**RECORD EXCERPTS**
******
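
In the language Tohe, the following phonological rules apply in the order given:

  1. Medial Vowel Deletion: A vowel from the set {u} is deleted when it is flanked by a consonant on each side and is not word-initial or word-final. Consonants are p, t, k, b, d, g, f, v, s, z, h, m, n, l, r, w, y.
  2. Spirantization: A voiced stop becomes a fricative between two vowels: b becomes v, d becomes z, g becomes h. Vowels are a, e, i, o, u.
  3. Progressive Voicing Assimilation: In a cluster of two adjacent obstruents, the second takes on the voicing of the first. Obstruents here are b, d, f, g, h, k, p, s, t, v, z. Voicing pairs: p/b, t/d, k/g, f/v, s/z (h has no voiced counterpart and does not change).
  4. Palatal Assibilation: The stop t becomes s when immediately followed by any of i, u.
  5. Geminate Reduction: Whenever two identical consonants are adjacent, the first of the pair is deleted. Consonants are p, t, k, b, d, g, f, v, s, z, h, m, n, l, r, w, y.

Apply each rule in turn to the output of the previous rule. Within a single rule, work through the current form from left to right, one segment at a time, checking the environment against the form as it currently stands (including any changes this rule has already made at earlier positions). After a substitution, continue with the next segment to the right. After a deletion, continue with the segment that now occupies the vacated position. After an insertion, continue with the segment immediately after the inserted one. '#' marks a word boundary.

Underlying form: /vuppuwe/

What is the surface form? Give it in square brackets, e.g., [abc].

1 Medial Vowel Deletion: [vuppuwe] → [vppwe]
2 Spirantization: no change — [vppwe]
3 Progressive Voicing Assimilation: [vppwe] → [vbbwe]
4 Palatal Assibilation: no change — [vbbwe]
5 Geminate Reduction: [vbbwe] → [vbwe]

[vbwe]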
******
**WORK TO COMPLETE**
All of the entries above need to be output again exactly.

**EXERCISE ANSWER**
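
In the language Tohe, the following phonological rules apply in the order given:

  1. Medial Vowel Deletion: A vowel from the set {u} is deleted when it is flanked by a consonant on each side and is not word-initial or word-final. Consonants are p, t, k, b, d, g, f, v, s, z, h, m, n, l, r, w, y.
  2. Spirantization: A voiced stop becomes a fricative between two vowels: b becomes v, d becomes z, g becomes h. Vowels are a, e, i, o, u.
  3. Progressive Voicing Assimilation: In a cluster of two adjacent obstruents, the second takes on the voicing of the first. Obstruents here are b, d, f, g, h, k, p, s, t, v, z. Voicing pairs: p/b, t/d, k/g, f/v, s/z (h has no voiced counterpart and does not change).
  4. Palatal Assibilation: The stop t becomes s when immediately followed by any of i, u.
  5. Geminate Reduction: Whenever two identical consonants are adjacent, the first of the pair is deleted. Consonants are p, t, k, b, d, g, f, v, s, z, h, m, n, l, r, w, y.

Apply each rule in turn to the output of the previous rule. Within a single rule, work through the current form from left to right, one segment at a time, checking the environment against the form as it currently stands (including any changes this rule has already made at earlier positions). After a substitution, continue with the next segment to the right. After a deletion, continue with the segment that now occupies the vacated position. After an insertion, continue with the segment immediately after the inserted one. '#' marks a word boundary.

Underlying form: /vuppuwe/

What is the surface form? Give it in square brackets, e.g., [abc].

1 Medial Vowel Deletion: [vuppuwe] → [vppwe]
2 Spirantization: no change — [vppwe]
3 Progressive Voicing Assimilation: [vppwe] → [vbbwe]
4 Palatal Assibilation: no change — [vbbwe]
5 Geminate Reduction: [vbbwe] → [vbwe]

[vbwe]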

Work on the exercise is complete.